------ Dataset records ------

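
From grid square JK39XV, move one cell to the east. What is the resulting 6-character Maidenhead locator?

JK49av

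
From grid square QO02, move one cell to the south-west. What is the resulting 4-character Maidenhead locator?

PO91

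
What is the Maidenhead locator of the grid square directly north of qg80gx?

Latitude subsquare x = 23; +1 → 24, wraps to 0 = a, carry into square.
Latitude square 0; +1 → 1.
The longitude characters are unchanged.

QG81ga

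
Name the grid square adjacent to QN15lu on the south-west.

QN15kt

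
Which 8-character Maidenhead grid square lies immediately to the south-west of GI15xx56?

GI15xx45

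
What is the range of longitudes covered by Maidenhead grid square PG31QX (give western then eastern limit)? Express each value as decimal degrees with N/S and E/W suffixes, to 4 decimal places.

127.3333° E, 127.4167° E

Field P=15, G=6: +15·20° lon, +6·10° lat → SW at lon 120°, lat -30°.
Square 3, 1: +3·2° lon, +1·1° lat → SW at lon 126°, lat -29°.
Subsquare q=16, x=23: +16·0.0833333° lon, +23·0.0416667° lat → SW at lon 127.333°, lat -28.0417°.
Cell spans 0.0833333° lon × 0.0416667° lat.
west 127.3333° E, east 127.4167° E.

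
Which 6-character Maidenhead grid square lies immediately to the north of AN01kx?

Latitude subsquare x = 23; +1 → 24, wraps to 0 = a, carry into square.
Latitude square 1; +1 → 2.
The longitude characters are unchanged.

AN02ka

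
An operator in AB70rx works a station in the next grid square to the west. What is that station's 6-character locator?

AB70qx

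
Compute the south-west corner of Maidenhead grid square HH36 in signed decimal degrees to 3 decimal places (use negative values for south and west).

Field H=7, H=7: +7·20° lon, +7·10° lat → SW at lon -40°, lat -20°.
Square 3, 6: +3·2° lon, +6·1° lat → SW at lon -34°, lat -14°.
latitude -14.000, longitude -34.000.

-14.000, -34.000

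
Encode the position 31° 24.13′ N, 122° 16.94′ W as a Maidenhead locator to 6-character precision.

CM81uj

Offset from 180°W / 90°S: lon 57.7177°, lat 121.4022°.
Field: lon ⌊57.7177/20⌋ = 2 → C; lat ⌊121.4022/10⌋ = 12 → M.
Square: lon ⌊17.7177/2⌋ = 8; lat ⌊1.4022/1⌋ = 1.
Subsquare: lon ⌊1.7177/0.0833333⌋ = 20 → u; lat ⌊0.4022/0.0416667⌋ = 9 → j.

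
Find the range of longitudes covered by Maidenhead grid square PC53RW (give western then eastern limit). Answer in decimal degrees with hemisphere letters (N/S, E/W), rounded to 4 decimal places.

131.4167° E, 131.5000° E

Field P=15, C=2: +15·20° lon, +2·10° lat → SW at lon 120°, lat -70°.
Square 5, 3: +5·2° lon, +3·1° lat → SW at lon 130°, lat -67°.
Subsquare r=17, w=22: +17·0.0833333° lon, +22·0.0416667° lat → SW at lon 131.417°, lat -66.0833°.
Cell spans 0.0833333° lon × 0.0416667° lat.
west 131.4167° E, east 131.5000° E.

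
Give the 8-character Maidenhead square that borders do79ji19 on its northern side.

DO79jj10

Latitude extended square 9; +1 → 10, wraps to 0, carry into subsquare.
Latitude subsquare i = 8; +1 → 9 = j.
The longitude characters are unchanged.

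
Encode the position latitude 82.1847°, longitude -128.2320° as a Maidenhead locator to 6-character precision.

CR52ve

Shift to the Maidenhead origin (180°W, 90°S): lon 51.7680, lat 172.1847.
Field: lon ⌊51.7680/20⌋ = 2 → C; lat ⌊172.1847/10⌋ = 17 → R.
Square: lon ⌊11.7680/2⌋ = 5; lat ⌊2.1847/1⌋ = 2.
Subsquare: lon ⌊1.7680/0.0833333⌋ = 21 → v; lat ⌊0.1847/0.0416667⌋ = 4 → e.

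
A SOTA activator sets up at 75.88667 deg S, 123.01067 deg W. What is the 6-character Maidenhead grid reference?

Add 180° to longitude and 90° to latitude: 56.9893, 14.1133.
Field: 56.9893/20 → 2 → C, 14.1133/10 → 1 → B; chars CB.
Square: 16.9893/2 → 8, 4.1133/1 → 4; chars 84.
Subsquare: 0.9893/0.0833333 → 11 → l, 0.1133/0.0416667 → 2 → c; chars lc.

CB84lc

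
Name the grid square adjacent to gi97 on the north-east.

HI08

Longitude square 9; +1 → 10, wraps to 0, carry into field.
Longitude field G = 6; +1 → 7 = H.
Latitude square 7; +1 → 8.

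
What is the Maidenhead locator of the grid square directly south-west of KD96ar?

KD86xq

Longitude subsquare a = 0; −1 → -1, wraps to 23 = x, carry into square.
Longitude square 9; −1 → 8.
Latitude subsquare r = 17; −1 → 16 = q.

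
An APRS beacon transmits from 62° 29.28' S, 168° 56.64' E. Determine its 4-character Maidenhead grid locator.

RC47

Shift to the Maidenhead origin (180°W, 90°S): lon 348.94, lat 27.51.
Field (20°×10°, letters A–R): lon ⌊348.94/20⌋ = 17 → R; lat ⌊27.51/10⌋ = 2 → C.
Square (2°×1°, digits 0–9): lon ⌊8.94/2⌋ = 4; lat ⌊7.51/1⌋ = 7.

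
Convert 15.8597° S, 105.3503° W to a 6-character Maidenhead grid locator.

Add 180° to longitude and 90° to latitude: 74.6497, 74.1403.
Field: lon ⌊74.6497/20⌋ = 3 → D; lat ⌊74.1403/10⌋ = 7 → H.
Square: lon ⌊14.6497/2⌋ = 7; lat ⌊4.1403/1⌋ = 4.
Subsquare: lon ⌊0.6497/0.0833333⌋ = 7 → h; lat ⌊0.1403/0.0416667⌋ = 3 → d.

DH74hd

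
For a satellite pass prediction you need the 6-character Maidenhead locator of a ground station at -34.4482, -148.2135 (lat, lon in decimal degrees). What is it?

BF55vn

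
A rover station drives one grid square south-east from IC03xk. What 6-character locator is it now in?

IC13aj

Longitude subsquare x = 23; +1 → 24, wraps to 0 = a, carry into square.
Longitude square 0; +1 → 1.
Latitude subsquare k = 10; −1 → 9 = j.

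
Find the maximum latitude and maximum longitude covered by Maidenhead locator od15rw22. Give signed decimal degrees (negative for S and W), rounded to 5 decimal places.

-54.07083, 103.44167

Field O=14, D=3: +14·20° lon, +3·10° lat → SW at lon 100°, lat -60°.
Square 1, 5: +1·2° lon, +5·1° lat → SW at lon 102°, lat -55°.
Subsquare r=17, w=22: +17·0.0833333° lon, +22·0.0416667° lat → SW at lon 103.417°, lat -54.0833°.
Extended square 2, 2: +2·0.00833333° lon, +2·0.00416667° lat → SW at lon 103.433°, lat -54.075°.
Cell spans 0.00833333° lon × 0.00416667° lat. NE corner is SW corner plus one full cell.
latitude -54.07083, longitude 103.44167.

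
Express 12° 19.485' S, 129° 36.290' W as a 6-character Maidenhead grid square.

CH57eq

Add 180° to longitude and 90° to latitude: 50.3952, 77.6753.
Field (20°×10°, letters A–R): 50.3952/20 → 2 → C, 77.6753/10 → 7 → H; chars CH.
Square (2°×1°, digits 0–9): 10.3952/2 → 5, 7.6753/1 → 7; chars 57.
Subsquare (5′×2.5′, letters a–x): 0.3952/0.0833333 → 4 → e, 0.6753/0.0416667 → 16 → q; chars eq.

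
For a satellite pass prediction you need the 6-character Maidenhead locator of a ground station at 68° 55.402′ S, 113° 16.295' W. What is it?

Add 180° to longitude and 90° to latitude: 66.7284, 21.0766.
Field: 66.7284/20 → 3 → D, 21.0766/10 → 2 → C; chars DC.
Square: 6.7284/2 → 3, 1.0766/1 → 1; chars 31.
Subsquare: 0.7284/0.0833333 → 8 → i, 0.0766/0.0416667 → 1 → b; chars ib.

DC31ib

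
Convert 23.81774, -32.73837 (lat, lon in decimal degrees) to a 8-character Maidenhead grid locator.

Shift to the Maidenhead origin (180°W, 90°S): lon 147.26163, lat 113.81774.
Field (20°×10°, letters A–R): lon ⌊147.26163/20⌋ = 7 → H; lat ⌊113.81774/10⌋ = 11 → L.
Square (2°×1°, digits 0–9): lon ⌊7.26163/2⌋ = 3; lat ⌊3.81774/1⌋ = 3.
Subsquare (5′×2.5′, letters a–x): lon ⌊1.26163/0.0833333⌋ = 15 → p; lat ⌊0.81774/0.0416667⌋ = 19 → t.
Extended square (30″×15″, digits 0–9): lon ⌊0.01163/0.00833333⌋ = 1; lat ⌊0.02607/0.00416667⌋ = 6.

HL33pt16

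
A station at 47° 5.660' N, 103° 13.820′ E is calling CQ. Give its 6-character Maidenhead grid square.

Offset from 180°W / 90°S: lon 283.2303°, lat 137.0943°.
Field (20°×10°, letters A–R): lon ⌊283.2303/20⌋ = 14 → O; lat ⌊137.0943/10⌋ = 13 → N.
Square (2°×1°, digits 0–9): lon ⌊3.2303/2⌋ = 1; lat ⌊7.0943/1⌋ = 7.
Subsquare (5′×2.5′, letters a–x): lon ⌊1.2303/0.0833333⌋ = 14 → o; lat ⌊0.0943/0.0416667⌋ = 2 → c.

ON17oc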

------

_Prompt_: With the line that contains "Express 12° 19.485'" as your start, reproduce the data above exactly through its last line, and nothing before that start.

_Task output_:
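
Express 12° 19.485' S, 129° 36.290' W as a 6-character Maidenhead grid square.

CH57eq

Add 180° to longitude and 90° to latitude: 50.3952, 77.6753.
Field (20°×10°, letters A–R): 50.3952/20 → 2 → C, 77.6753/10 → 7 → H; chars CH.
Square (2°×1°, digits 0–9): 10.3952/2 → 5, 7.6753/1 → 7; chars 57.
Subsquare (5′×2.5′, letters a–x): 0.3952/0.0833333 → 4 → e, 0.6753/0.0416667 → 16 → q; chars eq.

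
For a satellite pass prediction you need the 6-character Maidenhead locator of a ground station at 68° 55.402′ S, 113° 16.295' W. What is it?

Add 180° to longitude and 90° to latitude: 66.7284, 21.0766.
Field: 66.7284/20 → 3 → D, 21.0766/10 → 2 → C; chars DC.
Square: 6.7284/2 → 3, 1.0766/1 → 1; chars 31.
Subsquare: 0.7284/0.0833333 → 8 → i, 0.0766/0.0416667 → 1 → b; chars ib.

DC31ib

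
Convert 23.81774, -32.73837 (lat, lon in decimal degrees) to a 8-character Maidenhead grid locator.

Shift to the Maidenhead origin (180°W, 90°S): lon 147.26163, lat 113.81774.
Field (20°×10°, letters A–R): lon ⌊147.26163/20⌋ = 7 → H; lat ⌊113.81774/10⌋ = 11 → L.
Square (2°×1°, digits 0–9): lon ⌊7.26163/2⌋ = 3; lat ⌊3.81774/1⌋ = 3.
Subsquare (5′×2.5′, letters a–x): lon ⌊1.26163/0.0833333⌋ = 15 → p; lat ⌊0.81774/0.0416667⌋ = 19 → t.
Extended square (30″×15″, digits 0–9): lon ⌊0.01163/0.00833333⌋ = 1; lat ⌊0.02607/0.00416667⌋ = 6.

HL33pt16

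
A station at 47° 5.660' N, 103° 13.820′ E is calling CQ. Give its 6-character Maidenhead grid square.

Offset from 180°W / 90°S: lon 283.2303°, lat 137.0943°.
Field (20°×10°, letters A–R): lon ⌊283.2303/20⌋ = 14 → O; lat ⌊137.0943/10⌋ = 13 → N.
Square (2°×1°, digits 0–9): lon ⌊3.2303/2⌋ = 1; lat ⌊7.0943/1⌋ = 7.
Subsquare (5′×2.5′, letters a–x): lon ⌊1.2303/0.0833333⌋ = 14 → o; lat ⌊0.0943/0.0416667⌋ = 2 → c.

ON17oc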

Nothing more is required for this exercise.